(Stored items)

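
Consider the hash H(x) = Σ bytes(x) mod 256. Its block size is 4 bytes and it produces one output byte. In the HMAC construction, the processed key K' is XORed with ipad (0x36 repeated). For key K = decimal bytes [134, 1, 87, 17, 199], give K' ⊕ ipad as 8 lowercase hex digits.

Key decimal bytes [134, 1, 87, 17, 199] = 86 01 57 11 c7 is 5 bytes > B = 4, so hash it first: H(key) = b6, then zero-pad to 4 bytes: K' = b6 00 00 00.
XOR each byte with 0x36: b6⊕36=80, 00⊕36=36, 00⊕36=36, 00⊕36=36.

80363636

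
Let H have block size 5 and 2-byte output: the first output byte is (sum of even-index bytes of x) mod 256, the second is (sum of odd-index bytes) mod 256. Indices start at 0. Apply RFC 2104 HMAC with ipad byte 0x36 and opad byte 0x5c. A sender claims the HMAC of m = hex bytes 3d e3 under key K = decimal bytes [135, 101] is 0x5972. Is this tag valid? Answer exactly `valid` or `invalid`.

Key decimal bytes [135, 101] = 87 65 is 2 bytes ≤ B = 5; zero-pad to 5 bytes: K' = 87 65 00 00 00.
K' ⊕ ipad = b1 53 36 36 36; K' ⊕ opad = db 39 5c 5c 5c.
Inner hash: even-index sum = 512 mod 256 = 0; odd-index sum = 198 mod 256 = 198 → 00 c6.
Outer hash (recomputed tag): even-index sum = 601 mod 256 = 89; odd-index sum = 149 mod 256 = 149 → 59 95.
Recomputed tag = 5995; claimed = 5972 → mismatch.

invalid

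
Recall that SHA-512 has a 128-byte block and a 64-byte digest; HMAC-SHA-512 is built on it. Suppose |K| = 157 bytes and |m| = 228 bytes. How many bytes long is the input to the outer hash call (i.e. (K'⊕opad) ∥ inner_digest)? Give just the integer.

Key is 157 > 128 bytes, so it is hashed to 64 bytes then zero-padded to 128: |K'| = 128.
Outer input = (K'⊕opad) ∥ H(inner) → 128 + 64 = 192 bytes.

192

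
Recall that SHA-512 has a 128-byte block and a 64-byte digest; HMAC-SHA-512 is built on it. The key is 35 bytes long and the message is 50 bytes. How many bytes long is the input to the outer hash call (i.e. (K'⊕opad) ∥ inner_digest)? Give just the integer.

Key is 35 ≤ 128 bytes, zero-padded: |K'| = 128.
Outer input = (K'⊕opad) ∥ H(inner) → 128 + 64 = 192 bytes.

192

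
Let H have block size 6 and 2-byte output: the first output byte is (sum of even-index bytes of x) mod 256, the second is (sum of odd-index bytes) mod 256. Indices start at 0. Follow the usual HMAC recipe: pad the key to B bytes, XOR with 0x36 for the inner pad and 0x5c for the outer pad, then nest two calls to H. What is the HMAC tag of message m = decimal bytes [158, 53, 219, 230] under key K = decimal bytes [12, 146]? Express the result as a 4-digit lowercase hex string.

27b1

Key decimal bytes [12, 146] = 0c 92 is 2 bytes ≤ B = 6; zero-pad to 6 bytes: K' = 0c 92 00 00 00 00.
K' ⊕ ipad = 3a a4 36 36 36 36.  K' ⊕ opad = 50 ce 5c 5c 5c 5c.
Inner input = (K'⊕ipad) ∥ m = 3a a4 36 36 36 36 ∥ 9e 35 db e6.
Inner hash: even-index sum = 543 mod 256 = 31; odd-index sum = 555 mod 256 = 43 → 1f 2b.
Outer input = (K'⊕opad) ∥ inner = 50 ce 5c 5c 5c 5c ∥ 1f 2b.
Outer hash (tag): even-index sum = 295 mod 256 = 39; odd-index sum = 433 mod 256 = 177 → 27 b1.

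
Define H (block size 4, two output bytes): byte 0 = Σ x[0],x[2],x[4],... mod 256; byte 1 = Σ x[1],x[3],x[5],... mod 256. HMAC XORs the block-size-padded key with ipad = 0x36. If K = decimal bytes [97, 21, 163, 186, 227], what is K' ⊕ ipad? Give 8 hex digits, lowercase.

d1f93636

Key decimal bytes [97, 21, 163, 186, 227] = 61 15 a3 ba e3 is 5 bytes > B = 4, so hash it first: H(key) = e7 cf, then zero-pad to 4 bytes: K' = e7 cf 00 00.
XOR each byte with 0x36: e7⊕36=d1, cf⊕36=f9, 00⊕36=36, 00⊕36=36.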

## EXERCISE DESCRIPTION
Every record above should be copied exactly.

## TASK OUTPUT
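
Consider the hash H(x) = Σ bytes(x) mod 256. Its block size is 4 bytes and it produces one output byte. In the HMAC construction, the processed key K' is XORed with ipad (0x36 repeated). For key K = decimal bytes [134, 1, 87, 17, 199], give K' ⊕ ipad as 8 lowercase hex digits.

Key decimal bytes [134, 1, 87, 17, 199] = 86 01 57 11 c7 is 5 bytes > B = 4, so hash it first: H(key) = b6, then zero-pad to 4 bytes: K' = b6 00 00 00.
XOR each byte with 0x36: b6⊕36=80, 00⊕36=36, 00⊕36=36, 00⊕36=36.

80363636

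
Let H have block size 5 and 2-byte output: the first output byte is (sum of even-index bytes of x) mod 256, the second is (sum of odd-index bytes) mod 256. Indices start at 0. Apply RFC 2104 HMAC with ipad byte 0x36 and opad byte 0x5c. A sender claims the HMAC of m = hex bytes 3d e3 under key K = decimal bytes [135, 101] is 0x5972. Is this tag valid? Answer exactly `valid` or `invalid`.

Key decimal bytes [135, 101] = 87 65 is 2 bytes ≤ B = 5; zero-pad to 5 bytes: K' = 87 65 00 00 00.
K' ⊕ ipad = b1 53 36 36 36; K' ⊕ opad = db 39 5c 5c 5c.
Inner hash: even-index sum = 512 mod 256 = 0; odd-index sum = 198 mod 256 = 198 → 00 c6.
Outer hash (recomputed tag): even-index sum = 601 mod 256 = 89; odd-index sum = 149 mod 256 = 149 → 59 95.
Recomputed tag = 5995; claimed = 5972 → mismatch.

invalid

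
Recall that SHA-512 has a 128-byte block and a 64-byte digest; HMAC-SHA-512 is built on it. Suppose |K| = 157 bytes and |m| = 228 bytes. How many bytes long is the input to the outer hash call (i.e. (K'⊕opad) ∥ inner_digest)? Give just the integer.

Key is 157 > 128 bytes, so it is hashed to 64 bytes then zero-padded to 128: |K'| = 128.
Outer input = (K'⊕opad) ∥ H(inner) → 128 + 64 = 192 bytes.

192

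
Recall that SHA-512 has a 128-byte block and a 64-byte digest; HMAC-SHA-512 is built on it. The key is 35 bytes long and the message is 50 bytes. How many bytes long is the input to the outer hash call (i.e. (K'⊕opad) ∥ inner_digest)? Give just the integer.

Key is 35 ≤ 128 bytes, zero-padded: |K'| = 128.
Outer input = (K'⊕opad) ∥ H(inner) → 128 + 64 = 192 bytes.

192

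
Let H have block size 6 and 2-byte output: the first output byte is (sum of even-index bytes of x) mod 256, the second is (sum of odd-index bytes) mod 256. Indices start at 0. Follow the usual HMAC recipe: pad the key to B bytes, XOR with 0x36 for the inner pad and 0x5c for the outer pad, then nest two calls to H. What is the HMAC tag of message m = decimal bytes [158, 53, 219, 230] under key K = decimal bytes [12, 146]? Express the result as a 4-digit lowercase hex string.

27b1

Key decimal bytes [12, 146] = 0c 92 is 2 bytes ≤ B = 6; zero-pad to 6 bytes: K' = 0c 92 00 00 00 00.
K' ⊕ ipad = 3a a4 36 36 36 36.  K' ⊕ opad = 50 ce 5c 5c 5c 5c.
Inner input = (K'⊕ipad) ∥ m = 3a a4 36 36 36 36 ∥ 9e 35 db e6.
Inner hash: even-index sum = 543 mod 256 = 31; odd-index sum = 555 mod 256 = 43 → 1f 2b.
Outer input = (K'⊕opad) ∥ inner = 50 ce 5c 5c 5c 5c ∥ 1f 2b.
Outer hash (tag): even-index sum = 295 mod 256 = 39; odd-index sum = 433 mod 256 = 177 → 27 b1.

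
Define H (block size 4, two output bytes): byte 0 = Σ x[0],x[2],x[4],... mod 256; byte 1 = Σ x[1],x[3],x[5],... mod 256. HMAC XORs the block-size-padded key with ipad = 0x36. If K = decimal bytes [97, 21, 163, 186, 227], what is K' ⊕ ipad? Give 8 hex digits, lowercase.

d1f93636

Key decimal bytes [97, 21, 163, 186, 227] = 61 15 a3 ba e3 is 5 bytes > B = 4, so hash it first: H(key) = e7 cf, then zero-pad to 4 bytes: K' = e7 cf 00 00.
XOR each byte with 0x36: e7⊕36=d1, cf⊕36=f9, 00⊕36=36, 00⊕36=36.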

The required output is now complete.